#### WHAT NEEDS TO BE DONE:
Each entry must appear in the answer exactly as written.

###

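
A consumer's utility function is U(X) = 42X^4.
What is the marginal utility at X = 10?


MU = dU/dX = 42*4*X^(4-1)
MU = 168*X^3
At X = 10:
MU = 168 * 10^3
MU = 168 * 1000 = 168000

168000


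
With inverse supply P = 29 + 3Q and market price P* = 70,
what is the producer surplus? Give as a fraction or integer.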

###

#### SOLVED PROBLEM:
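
A consumer's utility function is U(X) = 42X^4.
What is the marginal utility at X = 10?


MU = dU/dX = 42*4*X^(4-1)
MU = 168*X^3
At X = 10:
MU = 168 * 10^3
MU = 168 * 1000 = 168000

168000


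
With inverse supply P = 29 + 3Q and market price P* = 70,
what is the producer surplus? Give as a fraction or integer.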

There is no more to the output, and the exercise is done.